Extracted records:
┄┄┄┄┄┄┄┄┄┄

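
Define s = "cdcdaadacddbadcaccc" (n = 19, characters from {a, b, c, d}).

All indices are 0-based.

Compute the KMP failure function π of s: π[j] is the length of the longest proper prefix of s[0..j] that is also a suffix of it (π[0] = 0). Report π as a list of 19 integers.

π[0] = 0
j=1 s[j]='d': π[1]=0 (border '')
j=2 s[j]='c': π[2]=1 (border 'c')
j=3 s[j]='d': π[3]=2 (border 'cd')
j=4 s[j]='a': k: 2→0; π[4]=0 (border '')
j=5 s[j]='a': π[5]=0 (border '')
j=6 s[j]='d': π[6]=0 (border '')
j=7 s[j]='a': π[7]=0 (border '')
j=8 s[j]='c': π[8]=1 (border 'c')
j=9 s[j]='d': π[9]=2 (border 'cd')
j=10 s[j]='d': k: 2→0; π[10]=0 (border '')
j=11 s[j]='b': π[11]=0 (border '')
j=12 s[j]='a': π[12]=0 (border '')
j=13 s[j]='d': π[13]=0 (border '')
j=14 s[j]='c': π[14]=1 (border 'c')
j=15 s[j]='a': k: 1→0; π[15]=0 (border '')
j=16 s[j]='c': π[16]=1 (border 'c')
j=17 s[j]='c': k: 1→0; π[17]=1 (border 'c')
j=18 s[j]='c': k: 1→0; π[18]=1 (border 'c')

[0, 0, 1, 2, 0, 0, 0, 0, 1, 2, 0, 0, 0, 0, 1, 0, 1, 1, 1]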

┄┄┄┄┄┄┄┄┄┄

▶ [How to complete this task]
Retype all of the data exactly. Leave nothing out.

▶ [Solution for this task]
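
Define s = "cdcdaadacddbadcaccc" (n = 19, characters from {a, b, c, d}).

All indices are 0-based.

Compute the KMP failure function π of s: π[j] is the length of the longest proper prefix of s[0..j] that is also a suffix of it (π[0] = 0). Report π as a list of 19 integers.

π[0] = 0
j=1 s[j]='d': π[1]=0 (border '')
j=2 s[j]='c': π[2]=1 (border 'c')
j=3 s[j]='d': π[3]=2 (border 'cd')
j=4 s[j]='a': k: 2→0; π[4]=0 (border '')
j=5 s[j]='a': π[5]=0 (border '')
j=6 s[j]='d': π[6]=0 (border '')
j=7 s[j]='a': π[7]=0 (border '')
j=8 s[j]='c': π[8]=1 (border 'c')
j=9 s[j]='d': π[9]=2 (border 'cd')
j=10 s[j]='d': k: 2→0; π[10]=0 (border '')
j=11 s[j]='b': π[11]=0 (border '')
j=12 s[j]='a': π[12]=0 (border '')
j=13 s[j]='d': π[13]=0 (border '')
j=14 s[j]='c': π[14]=1 (border 'c')
j=15 s[j]='a': k: 1→0; π[15]=0 (border '')
j=16 s[j]='c': π[16]=1 (border 'c')
j=17 s[j]='c': k: 1→0; π[17]=1 (border 'c')
j=18 s[j]='c': k: 1→0; π[18]=1 (border 'c')

[0, 0, 1, 2, 0, 0, 0, 0, 1, 2, 0, 0, 0, 0, 1, 0, 1, 1, 1]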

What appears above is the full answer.